Output only the lines below from the one containing "- A 48-tooth" to the one containing "- A 22-tooth", exactly as written, both ends kept.

# Supplied material:
^^^^^^^^

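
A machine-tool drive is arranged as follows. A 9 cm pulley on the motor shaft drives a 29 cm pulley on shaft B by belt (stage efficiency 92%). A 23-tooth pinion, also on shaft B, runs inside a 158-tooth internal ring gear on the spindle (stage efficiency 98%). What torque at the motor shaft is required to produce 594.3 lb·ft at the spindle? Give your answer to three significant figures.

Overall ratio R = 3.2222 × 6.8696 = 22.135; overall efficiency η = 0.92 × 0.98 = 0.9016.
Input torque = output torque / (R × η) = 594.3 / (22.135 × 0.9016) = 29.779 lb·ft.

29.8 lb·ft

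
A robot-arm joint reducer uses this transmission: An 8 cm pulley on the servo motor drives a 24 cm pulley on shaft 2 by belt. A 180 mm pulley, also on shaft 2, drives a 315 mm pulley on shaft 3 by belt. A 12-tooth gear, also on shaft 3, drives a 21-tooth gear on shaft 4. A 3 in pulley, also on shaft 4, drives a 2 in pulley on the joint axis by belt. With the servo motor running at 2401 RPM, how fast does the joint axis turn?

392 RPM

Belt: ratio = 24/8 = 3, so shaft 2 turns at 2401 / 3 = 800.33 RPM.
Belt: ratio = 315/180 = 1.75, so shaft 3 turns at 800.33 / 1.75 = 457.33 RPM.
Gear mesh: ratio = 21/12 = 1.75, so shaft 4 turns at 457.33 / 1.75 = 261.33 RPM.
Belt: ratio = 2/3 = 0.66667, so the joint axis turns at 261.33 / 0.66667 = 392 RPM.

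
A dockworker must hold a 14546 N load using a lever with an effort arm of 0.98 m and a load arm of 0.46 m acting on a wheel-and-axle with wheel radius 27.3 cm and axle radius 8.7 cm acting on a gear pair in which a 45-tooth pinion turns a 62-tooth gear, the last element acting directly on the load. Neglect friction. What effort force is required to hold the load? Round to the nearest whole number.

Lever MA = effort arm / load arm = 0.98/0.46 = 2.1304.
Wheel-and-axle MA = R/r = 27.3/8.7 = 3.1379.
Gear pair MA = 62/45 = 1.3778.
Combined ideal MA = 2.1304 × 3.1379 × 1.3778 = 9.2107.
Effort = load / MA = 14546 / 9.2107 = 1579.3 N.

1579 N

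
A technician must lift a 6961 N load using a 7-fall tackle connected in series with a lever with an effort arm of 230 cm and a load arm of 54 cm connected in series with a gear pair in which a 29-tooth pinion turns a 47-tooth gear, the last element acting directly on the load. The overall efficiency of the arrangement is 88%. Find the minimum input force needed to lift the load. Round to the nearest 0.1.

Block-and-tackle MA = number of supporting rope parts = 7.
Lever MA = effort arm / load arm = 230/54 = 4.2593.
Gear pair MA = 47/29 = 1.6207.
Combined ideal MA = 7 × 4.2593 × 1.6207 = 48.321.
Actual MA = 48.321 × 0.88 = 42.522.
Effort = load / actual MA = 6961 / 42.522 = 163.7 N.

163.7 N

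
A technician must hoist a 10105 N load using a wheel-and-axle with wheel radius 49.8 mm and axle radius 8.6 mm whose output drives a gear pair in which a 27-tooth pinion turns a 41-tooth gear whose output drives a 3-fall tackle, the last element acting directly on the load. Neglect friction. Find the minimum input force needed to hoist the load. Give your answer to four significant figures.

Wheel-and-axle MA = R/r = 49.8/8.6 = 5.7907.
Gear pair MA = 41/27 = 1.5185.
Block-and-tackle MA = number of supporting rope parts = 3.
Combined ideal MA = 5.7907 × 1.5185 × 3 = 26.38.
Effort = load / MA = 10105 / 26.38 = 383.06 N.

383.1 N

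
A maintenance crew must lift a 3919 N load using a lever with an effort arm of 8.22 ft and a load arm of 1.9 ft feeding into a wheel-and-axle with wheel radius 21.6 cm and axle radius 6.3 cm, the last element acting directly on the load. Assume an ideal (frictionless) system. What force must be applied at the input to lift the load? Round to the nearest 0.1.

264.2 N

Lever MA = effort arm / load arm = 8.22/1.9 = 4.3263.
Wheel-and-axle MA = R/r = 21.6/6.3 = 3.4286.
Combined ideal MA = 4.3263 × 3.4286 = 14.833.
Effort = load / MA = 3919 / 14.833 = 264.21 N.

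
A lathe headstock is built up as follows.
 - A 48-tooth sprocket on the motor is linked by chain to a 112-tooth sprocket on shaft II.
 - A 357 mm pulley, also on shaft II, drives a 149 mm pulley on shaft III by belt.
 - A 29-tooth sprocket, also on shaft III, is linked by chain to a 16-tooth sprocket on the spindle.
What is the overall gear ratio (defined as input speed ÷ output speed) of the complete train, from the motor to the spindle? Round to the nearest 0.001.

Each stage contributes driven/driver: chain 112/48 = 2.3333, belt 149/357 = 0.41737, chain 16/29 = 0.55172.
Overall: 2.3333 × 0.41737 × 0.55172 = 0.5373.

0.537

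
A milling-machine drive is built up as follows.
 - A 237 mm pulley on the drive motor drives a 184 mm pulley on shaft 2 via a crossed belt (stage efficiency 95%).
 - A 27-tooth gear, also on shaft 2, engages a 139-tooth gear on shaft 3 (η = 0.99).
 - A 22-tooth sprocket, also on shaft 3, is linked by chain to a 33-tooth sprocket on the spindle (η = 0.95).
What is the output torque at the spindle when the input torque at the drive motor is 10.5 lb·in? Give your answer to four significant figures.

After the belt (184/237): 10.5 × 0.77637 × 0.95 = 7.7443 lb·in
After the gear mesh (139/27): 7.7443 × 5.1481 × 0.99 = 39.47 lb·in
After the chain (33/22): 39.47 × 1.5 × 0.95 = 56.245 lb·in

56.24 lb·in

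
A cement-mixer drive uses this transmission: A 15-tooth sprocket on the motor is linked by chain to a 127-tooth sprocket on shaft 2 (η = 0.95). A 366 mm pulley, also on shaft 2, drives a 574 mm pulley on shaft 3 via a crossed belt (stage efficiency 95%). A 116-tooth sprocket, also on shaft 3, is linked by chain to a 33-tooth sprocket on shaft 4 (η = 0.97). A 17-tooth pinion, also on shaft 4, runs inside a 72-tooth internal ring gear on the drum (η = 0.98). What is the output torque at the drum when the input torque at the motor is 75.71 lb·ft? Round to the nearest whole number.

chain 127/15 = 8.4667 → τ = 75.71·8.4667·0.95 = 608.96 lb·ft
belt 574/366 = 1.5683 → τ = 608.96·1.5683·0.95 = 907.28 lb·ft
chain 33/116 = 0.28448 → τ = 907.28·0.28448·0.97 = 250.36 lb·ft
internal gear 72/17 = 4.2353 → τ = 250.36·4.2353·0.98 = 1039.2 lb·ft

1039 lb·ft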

^^^^^^^^

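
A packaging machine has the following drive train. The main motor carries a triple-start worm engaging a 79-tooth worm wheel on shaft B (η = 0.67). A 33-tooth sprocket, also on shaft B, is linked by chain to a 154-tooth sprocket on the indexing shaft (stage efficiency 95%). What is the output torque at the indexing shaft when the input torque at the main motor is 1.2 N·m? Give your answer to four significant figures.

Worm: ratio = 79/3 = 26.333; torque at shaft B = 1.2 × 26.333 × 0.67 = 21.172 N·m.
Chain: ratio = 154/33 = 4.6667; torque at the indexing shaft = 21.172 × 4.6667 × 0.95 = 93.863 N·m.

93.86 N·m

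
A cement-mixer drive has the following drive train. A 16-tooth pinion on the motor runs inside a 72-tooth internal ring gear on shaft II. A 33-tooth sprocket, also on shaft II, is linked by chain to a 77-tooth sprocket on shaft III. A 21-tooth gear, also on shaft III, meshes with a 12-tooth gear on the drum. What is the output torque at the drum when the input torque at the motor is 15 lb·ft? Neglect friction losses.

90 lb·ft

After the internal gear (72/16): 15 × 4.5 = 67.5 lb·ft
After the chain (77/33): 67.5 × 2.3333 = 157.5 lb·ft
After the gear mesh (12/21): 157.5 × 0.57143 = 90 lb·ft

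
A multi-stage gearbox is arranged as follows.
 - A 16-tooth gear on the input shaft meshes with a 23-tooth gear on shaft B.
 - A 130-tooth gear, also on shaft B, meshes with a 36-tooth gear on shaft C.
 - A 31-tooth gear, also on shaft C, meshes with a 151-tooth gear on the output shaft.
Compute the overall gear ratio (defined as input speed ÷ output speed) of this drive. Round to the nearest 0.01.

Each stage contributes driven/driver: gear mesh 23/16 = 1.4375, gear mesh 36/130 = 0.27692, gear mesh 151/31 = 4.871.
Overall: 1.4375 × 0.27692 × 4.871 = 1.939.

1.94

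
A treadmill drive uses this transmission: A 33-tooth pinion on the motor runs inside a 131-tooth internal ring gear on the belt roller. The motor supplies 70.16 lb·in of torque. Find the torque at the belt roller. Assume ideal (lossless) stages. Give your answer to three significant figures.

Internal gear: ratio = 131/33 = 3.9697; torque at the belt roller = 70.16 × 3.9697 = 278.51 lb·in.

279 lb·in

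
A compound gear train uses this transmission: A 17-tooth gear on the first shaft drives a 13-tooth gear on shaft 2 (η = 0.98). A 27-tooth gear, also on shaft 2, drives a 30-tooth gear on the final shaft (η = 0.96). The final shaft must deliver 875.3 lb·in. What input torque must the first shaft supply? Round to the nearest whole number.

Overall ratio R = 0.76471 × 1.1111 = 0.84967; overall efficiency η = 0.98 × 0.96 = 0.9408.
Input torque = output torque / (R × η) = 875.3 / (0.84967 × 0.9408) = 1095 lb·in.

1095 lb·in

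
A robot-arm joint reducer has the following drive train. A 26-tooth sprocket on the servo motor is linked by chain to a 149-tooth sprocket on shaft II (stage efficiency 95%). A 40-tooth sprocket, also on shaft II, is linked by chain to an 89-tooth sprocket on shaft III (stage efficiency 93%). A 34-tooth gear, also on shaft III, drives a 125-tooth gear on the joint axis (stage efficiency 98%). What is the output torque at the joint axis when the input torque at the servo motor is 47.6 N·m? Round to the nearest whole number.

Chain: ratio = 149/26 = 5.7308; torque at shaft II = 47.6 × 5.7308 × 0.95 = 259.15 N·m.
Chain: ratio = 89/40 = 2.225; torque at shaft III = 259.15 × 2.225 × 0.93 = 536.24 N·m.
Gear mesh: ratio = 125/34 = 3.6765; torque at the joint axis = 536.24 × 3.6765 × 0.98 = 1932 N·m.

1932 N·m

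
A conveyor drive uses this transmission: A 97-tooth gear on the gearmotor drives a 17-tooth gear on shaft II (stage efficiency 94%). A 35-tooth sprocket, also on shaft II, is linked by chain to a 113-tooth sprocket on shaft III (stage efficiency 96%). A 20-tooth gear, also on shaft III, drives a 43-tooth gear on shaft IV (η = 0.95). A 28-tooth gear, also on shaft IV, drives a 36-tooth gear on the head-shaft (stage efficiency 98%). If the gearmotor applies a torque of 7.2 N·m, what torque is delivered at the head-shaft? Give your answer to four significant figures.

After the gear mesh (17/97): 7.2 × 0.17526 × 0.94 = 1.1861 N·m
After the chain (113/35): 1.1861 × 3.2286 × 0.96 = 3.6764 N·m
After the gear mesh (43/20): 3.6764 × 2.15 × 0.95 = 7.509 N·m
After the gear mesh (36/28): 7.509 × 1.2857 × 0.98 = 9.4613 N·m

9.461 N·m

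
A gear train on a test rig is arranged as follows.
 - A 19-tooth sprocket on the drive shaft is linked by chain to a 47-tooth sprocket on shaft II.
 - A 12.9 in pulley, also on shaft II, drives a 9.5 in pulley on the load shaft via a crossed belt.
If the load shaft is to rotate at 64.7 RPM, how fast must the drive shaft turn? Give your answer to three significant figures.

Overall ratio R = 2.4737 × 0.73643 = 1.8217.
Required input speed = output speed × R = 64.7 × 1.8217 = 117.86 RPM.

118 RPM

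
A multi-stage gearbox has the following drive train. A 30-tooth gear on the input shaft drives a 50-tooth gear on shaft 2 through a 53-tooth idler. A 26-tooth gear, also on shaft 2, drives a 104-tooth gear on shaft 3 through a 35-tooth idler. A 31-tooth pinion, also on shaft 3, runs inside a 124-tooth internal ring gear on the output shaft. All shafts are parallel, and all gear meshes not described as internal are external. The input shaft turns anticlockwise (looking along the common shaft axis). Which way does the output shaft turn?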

^^^^^^^^

# The completed task:
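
 - A 48-tooth sprocket on the motor is linked by chain to a 112-tooth sprocket on shaft II.
 - A 357 mm pulley, also on shaft II, drives a 149 mm pulley on shaft III by belt.
 - A 29-tooth sprocket, also on shaft III, is linked by chain to a 16-tooth sprocket on the spindle.
What is the overall gear ratio (defined as input speed ÷ output speed) of the complete train, from the motor to the spindle? Round to the nearest 0.001.

Each stage contributes driven/driver: chain 112/48 = 2.3333, belt 149/357 = 0.41737, chain 16/29 = 0.55172.
Overall: 2.3333 × 0.41737 × 0.55172 = 0.5373.

0.537

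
A milling-machine drive is built up as follows.
 - A 237 mm pulley on the drive motor drives a 184 mm pulley on shaft 2 via a crossed belt (stage efficiency 95%).
 - A 27-tooth gear, also on shaft 2, engages a 139-tooth gear on shaft 3 (η = 0.99).
 - A 22-tooth sprocket, also on shaft 3, is linked by chain to a 33-tooth sprocket on the spindle (η = 0.95).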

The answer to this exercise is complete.